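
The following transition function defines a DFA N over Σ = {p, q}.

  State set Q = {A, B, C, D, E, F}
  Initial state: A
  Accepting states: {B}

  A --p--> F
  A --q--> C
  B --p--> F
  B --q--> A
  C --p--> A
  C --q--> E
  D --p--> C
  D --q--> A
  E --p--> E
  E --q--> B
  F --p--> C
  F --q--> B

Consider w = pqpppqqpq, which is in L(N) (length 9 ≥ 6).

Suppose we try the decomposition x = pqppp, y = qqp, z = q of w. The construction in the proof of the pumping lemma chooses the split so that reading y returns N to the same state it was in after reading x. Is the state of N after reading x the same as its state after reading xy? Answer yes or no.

no

State sequence: A -p-> F -q-> B -p-> F -p-> C -p-> A -q-> C -q-> E -p-> E

After x (step 5): A. After xy (step 8): E.
They differ (A ≠ E), so y is not a cycle from the state after x; this split is not the one the pumping-lemma construction produces, and pumping y need not keep the string in L(N).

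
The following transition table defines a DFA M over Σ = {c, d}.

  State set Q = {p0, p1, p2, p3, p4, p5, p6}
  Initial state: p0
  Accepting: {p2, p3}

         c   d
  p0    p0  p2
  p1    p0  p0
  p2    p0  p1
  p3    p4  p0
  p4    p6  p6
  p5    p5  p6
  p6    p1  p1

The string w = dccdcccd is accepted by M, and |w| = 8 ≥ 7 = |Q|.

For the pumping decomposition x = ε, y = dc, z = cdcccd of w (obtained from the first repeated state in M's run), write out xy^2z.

xy^2z = ε·dc·dc·cdcccd = dcdccdcccd.
Reading y = dc takes M from p0 back to p0, so after x·y·y the machine is still in p0, and z then leads to the accepting state p2. Hence dcdccdcccd ∈ L(M).

dcdccdcccd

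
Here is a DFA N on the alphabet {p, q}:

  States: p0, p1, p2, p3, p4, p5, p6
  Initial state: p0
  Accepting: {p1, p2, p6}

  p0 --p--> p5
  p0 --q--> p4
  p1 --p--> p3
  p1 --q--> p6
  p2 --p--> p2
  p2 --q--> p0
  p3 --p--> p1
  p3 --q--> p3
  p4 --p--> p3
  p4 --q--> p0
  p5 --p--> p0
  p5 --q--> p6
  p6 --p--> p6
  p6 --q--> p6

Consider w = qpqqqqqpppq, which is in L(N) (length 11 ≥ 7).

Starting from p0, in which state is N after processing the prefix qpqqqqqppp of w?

Run of N on the first 10 characters of w = q p q q q q q p p p:
  step 0: p0  (start)
  step 1: p4  (read q: p0→p4)
  step 2: p3  (read p: p4→p3)
  step 3: p3  (read q: p3→p3)
  step 4: p3  (read q: p3→p3)
  step 5: p3  (read q: p3→p3)
  step 6: p3  (read q: p3→p3)
  step 7: p3  (read q: p3→p3)
  step 8: p1  (read p: p3→p1)
  step 9: p3  (read p: p1→p3)
  step 10: p1  (read p: p3→p1)

After reading 10 characters, N is in state p1.

p1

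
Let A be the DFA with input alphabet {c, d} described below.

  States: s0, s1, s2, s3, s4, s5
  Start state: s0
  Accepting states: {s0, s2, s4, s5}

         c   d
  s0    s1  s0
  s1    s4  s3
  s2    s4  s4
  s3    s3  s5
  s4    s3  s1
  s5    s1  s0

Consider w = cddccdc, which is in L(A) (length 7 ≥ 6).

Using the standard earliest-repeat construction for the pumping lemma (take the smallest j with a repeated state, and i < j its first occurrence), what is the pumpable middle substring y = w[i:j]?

Run of A on w = c d d c c d c:
  step 0: s0  (start)
  step 1: s1  (read c: s0→s1)
  step 2: s3  (read d: s1→s3)
  step 3: s5  (read d: s3→s5)
  step 4: s1  (read c: s5→s1)   ← first repeat (s1 seen earlier)
  step 5: s4  (read c: s1→s4)
  step 6: s1  (read d: s4→s1)
  step 7: s4  (read c: s1→s4)

So i = 1, j = 4, giving x = w[0:1] = c, y = w[1:4] = ddc, z = w[4:7] = cdc.
Check: |xy| = 4 ≤ 6 and |y| = 3 ≥ 1. Reading y takes A from s1 back to s1, so every xyⁱz is accepted.

ddc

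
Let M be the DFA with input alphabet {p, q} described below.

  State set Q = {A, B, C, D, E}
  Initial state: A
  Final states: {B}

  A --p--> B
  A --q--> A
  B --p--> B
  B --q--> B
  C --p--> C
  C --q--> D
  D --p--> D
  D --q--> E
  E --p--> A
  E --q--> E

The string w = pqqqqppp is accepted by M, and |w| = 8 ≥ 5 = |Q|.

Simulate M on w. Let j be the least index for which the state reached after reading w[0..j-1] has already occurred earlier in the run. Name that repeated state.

B

Run of M on w = p q q q q p p p:
  step 0: A  (start)
  step 1: B  (read p: A→B)
  step 2: B  (read q: B→B)   ← first repeat (B seen earlier)
  step 3: B  (read q: B→B)
  step 4: B  (read q: B→B)
  step 5: B  (read q: B→B)
  step 6: B  (read p: B→B)
  step 7: B  (read p: B→B)
  step 8: B  (read p: B→B)

The earliest repeat is at step j = 2: M is in B, which it already visited at step i = 1.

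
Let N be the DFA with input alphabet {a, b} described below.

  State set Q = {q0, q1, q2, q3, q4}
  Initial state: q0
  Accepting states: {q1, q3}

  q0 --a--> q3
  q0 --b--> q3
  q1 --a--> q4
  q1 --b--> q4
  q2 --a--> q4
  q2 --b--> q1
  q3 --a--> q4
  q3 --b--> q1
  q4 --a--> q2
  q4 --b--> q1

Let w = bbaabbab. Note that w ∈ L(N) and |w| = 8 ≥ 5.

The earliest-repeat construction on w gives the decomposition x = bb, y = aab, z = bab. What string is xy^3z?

bbaabaabaabbab

xy^3z = bb·aab·aab·aab·bab = bbaabaabaabbab.
Reading y = aab takes N from q1 back to q1, so after x·y·y·y the machine is still in q1, and z then leads to the accepting state q1. Hence bbaabaabaabbab ∈ L(N).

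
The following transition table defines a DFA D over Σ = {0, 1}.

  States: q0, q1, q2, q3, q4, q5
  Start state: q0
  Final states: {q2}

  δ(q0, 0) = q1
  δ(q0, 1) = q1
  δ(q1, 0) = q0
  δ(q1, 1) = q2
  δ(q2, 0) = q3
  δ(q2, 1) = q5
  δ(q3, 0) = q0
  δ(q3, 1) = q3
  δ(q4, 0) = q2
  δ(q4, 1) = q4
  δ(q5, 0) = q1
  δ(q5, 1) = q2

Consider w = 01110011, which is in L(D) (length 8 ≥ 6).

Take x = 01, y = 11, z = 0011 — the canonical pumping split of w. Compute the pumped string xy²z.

xy^2z = 01·11·11·0011 = 0111110011.
Reading y = 11 takes D from q2 back to q2, so after x·y·y the machine is still in q2, and z then leads to the accepting state q2. Hence 0111110011 ∈ L(D).

0111110011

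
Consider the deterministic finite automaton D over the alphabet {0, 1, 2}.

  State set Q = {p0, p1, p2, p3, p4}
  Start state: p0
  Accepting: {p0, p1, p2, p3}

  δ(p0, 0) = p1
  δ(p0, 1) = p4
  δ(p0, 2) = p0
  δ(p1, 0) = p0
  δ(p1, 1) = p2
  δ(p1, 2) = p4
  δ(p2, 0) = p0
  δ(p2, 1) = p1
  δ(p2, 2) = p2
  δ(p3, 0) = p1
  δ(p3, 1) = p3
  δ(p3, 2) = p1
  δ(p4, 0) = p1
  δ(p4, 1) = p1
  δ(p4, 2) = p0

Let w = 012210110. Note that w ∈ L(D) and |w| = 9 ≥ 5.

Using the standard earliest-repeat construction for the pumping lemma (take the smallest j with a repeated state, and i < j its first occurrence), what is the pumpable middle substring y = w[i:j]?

2

State sequence: p0 -0-> p1 -1-> p2 -2-> p2 -2-> p2 -1-> p1 -0-> p0 -1-> p4 -1-> p1 -0-> p0
First repeat at step 3: p2 was already visited.

So i = 2, j = 3, giving x = w[0:2] = 01, y = w[2:3] = 2, z = w[3:9] = 210110.
Check: |xy| = 3 ≤ 5 and |y| = 1 ≥ 1. Reading y takes D from p2 back to p2, so every xyⁱz is accepted.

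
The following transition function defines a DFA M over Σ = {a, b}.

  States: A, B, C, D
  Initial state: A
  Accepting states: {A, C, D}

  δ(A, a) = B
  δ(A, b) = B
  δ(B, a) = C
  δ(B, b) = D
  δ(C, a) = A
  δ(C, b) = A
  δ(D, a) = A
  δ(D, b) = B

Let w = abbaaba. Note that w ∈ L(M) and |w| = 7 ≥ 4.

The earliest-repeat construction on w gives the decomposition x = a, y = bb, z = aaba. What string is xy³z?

xy^3z = a·bb·bb·bb·aaba = abbbbbbaaba.
Reading y = bb takes M from B back to B, so after x·y·y·y the machine is still in B, and z then leads to the accepting state C. Hence abbbbbbaaba ∈ L(M).

abbbbbbaaba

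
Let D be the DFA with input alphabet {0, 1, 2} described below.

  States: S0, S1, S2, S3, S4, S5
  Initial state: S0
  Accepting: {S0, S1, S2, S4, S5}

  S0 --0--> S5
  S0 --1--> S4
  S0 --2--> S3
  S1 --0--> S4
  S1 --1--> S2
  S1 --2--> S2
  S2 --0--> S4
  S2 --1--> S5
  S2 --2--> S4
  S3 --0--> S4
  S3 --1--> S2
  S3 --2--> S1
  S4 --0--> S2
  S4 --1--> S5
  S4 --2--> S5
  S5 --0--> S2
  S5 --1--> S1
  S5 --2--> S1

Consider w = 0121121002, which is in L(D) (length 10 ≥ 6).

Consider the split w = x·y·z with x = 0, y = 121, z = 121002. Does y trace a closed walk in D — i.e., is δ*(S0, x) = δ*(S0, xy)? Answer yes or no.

State sequence: S0 -0-> S5 -1-> S1 -2-> S2 -1-> S5

After x (step 1): S5. After xy (step 4): S5.
They match, so y = 121 drives D around a cycle from S5 back to itself; pumping y any number of times keeps D in S5 before reading z, and xyⁱz ∈ L(D) for every i ≥ 0.

yes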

* * *

Work to be completed: Your task is to reproduce exactly the lines that begin with the one containing "The following transition function defines a DFA M" and continue to the end of the data, both ends included.

Solution for this problem:
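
The following transition function defines a DFA M over Σ = {a, b}.

  States: A, B, C, D
  Initial state: A
  Accepting states: {A, C, D}

  δ(A, a) = B
  δ(A, b) = B
  δ(B, a) = C
  δ(B, b) = D
  δ(C, a) = A
  δ(C, b) = A
  δ(D, a) = A
  δ(D, b) = B

Let w = abbaaba. Note that w ∈ L(M) and |w| = 7 ≥ 4.

The earliest-repeat construction on w gives the decomposition x = a, y = bb, z = aaba. What string is xy³z?

xy^3z = a·bb·bb·bb·aaba = abbbbbbaaba.
Reading y = bb takes M from B back to B, so after x·y·y·y the machine is still in B, and z then leads to the accepting state C. Hence abbbbbbaaba ∈ L(M).

abbbbbbaaba

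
Let D be the DFA with input alphabet {0, 1, 2} described below.

  States: S0, S1, S2, S3, S4, S5
  Initial state: S0
  Accepting: {S0, S1, S2, S4, S5}

  S0 --0--> S5
  S0 --1--> S4
  S0 --2--> S3
  S1 --0--> S4
  S1 --1--> S2
  S1 --2--> S2
  S2 --0--> S4
  S2 --1--> S5
  S2 --2--> S4
  S3 --0--> S4
  S3 --1--> S2
  S3 --2--> S1
  S4 --0--> S2
  S4 --1--> S5
  S4 --2--> S5
  S5 --0--> S2
  S5 --1--> S1
  S5 --2--> S1

Consider w = 0121121002, which is in L(D) (length 10 ≥ 6).

Consider the split w = x·y·z with x = 0, y = 121, z = 121002. Does y trace a closed walk in D — i.e., is δ*(S0, x) = δ*(S0, xy)? Answer yes or no.

State sequence: S0 -0-> S5 -1-> S1 -2-> S2 -1-> S5

After x (step 1): S5. After xy (step 4): S5.
They match, so y = 121 drives D around a cycle from S5 back to itself; pumping y any number of times keeps D in S5 before reading z, and xyⁱz ∈ L(D) for every i ≥ 0.

yes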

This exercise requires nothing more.